- [Task]: Nothing should be left out. Transcribe the entries exactly as written.

[[ Data under study, beginning ]]

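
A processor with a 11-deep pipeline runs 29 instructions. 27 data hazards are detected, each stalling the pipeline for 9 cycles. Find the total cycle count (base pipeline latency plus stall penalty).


Base cycles = 11 + 29 - 1 = 39
Total stalls = 27 * 9 = 243
Total = 39 + 243 = 282

282


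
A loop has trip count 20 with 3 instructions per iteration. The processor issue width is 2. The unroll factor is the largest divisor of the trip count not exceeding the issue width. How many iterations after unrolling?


Largest divisor of 20 <= 2 is 2
New iterations = 20 / 2 = 10

10


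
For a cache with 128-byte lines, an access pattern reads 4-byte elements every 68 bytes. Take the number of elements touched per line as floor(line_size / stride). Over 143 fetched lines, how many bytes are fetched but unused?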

[[ Data under study, end ]]

- [Your response]:
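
A processor with a 11-deep pipeline runs 29 instructions. 27 data hazards are detected, each stalling the pipeline for 9 cycles. Find the total cycle count (base pipeline latency plus stall penalty).


Base cycles = 11 + 29 - 1 = 39
Total stalls = 27 * 9 = 243
Total = 39 + 243 = 282

282


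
A loop has trip count 20 with 3 instructions per iteration. The processor issue width is 2. The unroll factor is the largest divisor of the trip count not exceeding the issue width. How many iterations after unrolling?


Largest divisor of 20 <= 2 is 2
New iterations = 20 / 2 = 10

10


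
For a cache with 128-byte lines, an access pattern reads 4-byte elements every 68 bytes. Take the number of elements touched per line as floor(line_size / stride). Over 143 fetched lines, how many bytes are fetched but unused?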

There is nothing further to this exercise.